> _What is needed_
The entries are to be output once more, word for word.

> _Task input_
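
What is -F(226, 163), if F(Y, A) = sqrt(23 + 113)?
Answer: -2*sqrt(34) ≈ -11.662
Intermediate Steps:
F(Y, A) = 2*sqrt(34) (F(Y, A) = sqrt(136) = 2*sqrt(34))
-F(226, 163) = -2*sqrt(34)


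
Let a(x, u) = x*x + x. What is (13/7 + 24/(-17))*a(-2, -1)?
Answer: 106/119 ≈ 0.89076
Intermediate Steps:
a(x, u) = x + x² (a(x, u) = x² + x = x + x²)
(13/7 + 24/(-17))*a(-2, -1) = (13/7 + 24/(-17))*(-2*(1 - 2)) = (13*(⅐) + 24*(-1/17))*(-2*(-1)) = (13/7 - 24/17)*2 = (53/119)*2 = 106/119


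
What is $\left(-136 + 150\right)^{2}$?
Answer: $196$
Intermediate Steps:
$\left(-136 + 150\right)^{2} = 14^{2} = 196$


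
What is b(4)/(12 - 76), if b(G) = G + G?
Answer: -⅛ ≈ -0.12500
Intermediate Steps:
b(G) = 2*G
b(4)/(12 - 76) = (2*4)/(12 - 76) = 8/(-64) = -1/64*8 = -⅛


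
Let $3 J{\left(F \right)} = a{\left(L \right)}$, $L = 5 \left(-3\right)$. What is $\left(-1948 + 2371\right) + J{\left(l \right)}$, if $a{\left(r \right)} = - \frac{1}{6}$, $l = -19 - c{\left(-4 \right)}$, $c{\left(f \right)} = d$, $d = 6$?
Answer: $\frac{7613}{18} \approx 422.94$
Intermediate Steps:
$c{\left(f \right)} = 6$
$l = -25$ ($l = -19 - 6 = -25$)
$L = -15$
$a{\left(r \right)} = - \frac{1}{6}$ ($a{\left(r \right)} = \left(-1\right) \frac{1}{6} = - \frac{1}{6}$)
$J{\left(F \right)} = - \frac{1}{18}$ ($J{\left(F \right)} = \frac{1}{3} \left(- \frac{1}{6}\right) = - \frac{1}{18}$)
$\left(-1948 + 2371\right) + J{\left(l \right)} = \left(-1948 + 2371\right) - \frac{1}{18} = 423 - \frac{1}{18} = \frac{7613}{18}$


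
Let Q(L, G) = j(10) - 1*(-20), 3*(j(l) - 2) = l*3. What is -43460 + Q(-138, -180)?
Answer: -43428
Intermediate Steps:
j(l) = 2 + l (j(l) = 2 + (l*3)/3 = 2 + (3*l)/3 = 2 + l)
Q(L, G) = 32 (Q(L, G) = (2 + 10) - 1*(-20) = 12 + 20 = 32)
-43460 + Q(-138, -180) = -43460 + 32 = -43428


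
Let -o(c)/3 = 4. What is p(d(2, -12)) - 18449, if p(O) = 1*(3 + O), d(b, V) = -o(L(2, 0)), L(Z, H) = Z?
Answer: -18434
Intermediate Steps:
o(c) = -12 (o(c) = -3*4 = -12)
d(b, V) = 12 (d(b, V) = -1*(-12) = 12)
p(O) = 3 + O
p(d(2, -12)) - 18449 = (3 + 12) - 18449 = 15 - 18449 = -18434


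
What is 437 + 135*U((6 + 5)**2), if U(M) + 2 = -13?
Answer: -1588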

> _Answer section_
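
What is -F(226, 163), if F(Y, A) = sqrt(23 + 113)?
Answer: -2*sqrt(34) ≈ -11.662
Intermediate Steps:
F(Y, A) = 2*sqrt(34) (F(Y, A) = sqrt(136) = 2*sqrt(34))
-F(226, 163) = -2*sqrt(34)


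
Let a(x, u) = x*x + x. What is (13/7 + 24/(-17))*a(-2, -1)?
Answer: 106/119 ≈ 0.89076
Intermediate Steps:
a(x, u) = x + x² (a(x, u) = x² + x = x + x²)
(13/7 + 24/(-17))*a(-2, -1) = (13/7 + 24/(-17))*(-2*(1 - 2)) = (13*(⅐) + 24*(-1/17))*(-2*(-1)) = (13/7 - 24/17)*2 = (53/119)*2 = 106/119


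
What is $\left(-136 + 150\right)^{2}$?
Answer: $196$
Intermediate Steps:
$\left(-136 + 150\right)^{2} = 14^{2} = 196$


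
What is b(4)/(12 - 76), if b(G) = G + G?
Answer: -⅛ ≈ -0.12500
Intermediate Steps:
b(G) = 2*G
b(4)/(12 - 76) = (2*4)/(12 - 76) = 8/(-64) = -1/64*8 = -⅛


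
Let $3 J{\left(F \right)} = a{\left(L \right)}$, $L = 5 \left(-3\right)$. What is $\left(-1948 + 2371\right) + J{\left(l \right)}$, if $a{\left(r \right)} = - \frac{1}{6}$, $l = -19 - c{\left(-4 \right)}$, $c{\left(f \right)} = d$, $d = 6$?
Answer: $\frac{7613}{18} \approx 422.94$
Intermediate Steps:
$c{\left(f \right)} = 6$
$l = -25$ ($l = -19 - 6 = -25$)
$L = -15$
$a{\left(r \right)} = - \frac{1}{6}$ ($a{\left(r \right)} = \left(-1\right) \frac{1}{6} = - \frac{1}{6}$)
$J{\left(F \right)} = - \frac{1}{18}$ ($J{\left(F \right)} = \frac{1}{3} \left(- \frac{1}{6}\right) = - \frac{1}{18}$)
$\left(-1948 + 2371\right) + J{\left(l \right)} = \left(-1948 + 2371\right) - \frac{1}{18} = 423 - \frac{1}{18} = \frac{7613}{18}$


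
Let Q(L, G) = j(10) - 1*(-20), 3*(j(l) - 2) = l*3. What is -43460 + Q(-138, -180)?
Answer: -43428
Intermediate Steps:
j(l) = 2 + l (j(l) = 2 + (l*3)/3 = 2 + (3*l)/3 = 2 + l)
Q(L, G) = 32 (Q(L, G) = (2 + 10) - 1*(-20) = 12 + 20 = 32)
-43460 + Q(-138, -180) = -43460 + 32 = -43428


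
Let -o(c)/3 = 4. What is p(d(2, -12)) - 18449, if p(O) = 1*(3 + O), d(b, V) = -o(L(2, 0)), L(Z, H) = Z?
Answer: -18434
Intermediate Steps:
o(c) = -12 (o(c) = -3*4 = -12)
d(b, V) = 12 (d(b, V) = -1*(-12) = 12)
p(O) = 3 + O
p(d(2, -12)) - 18449 = (3 + 12) - 18449 = 15 - 18449 = -18434


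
What is 437 + 135*U((6 + 5)**2), if U(M) + 2 = -13?
Answer: -1588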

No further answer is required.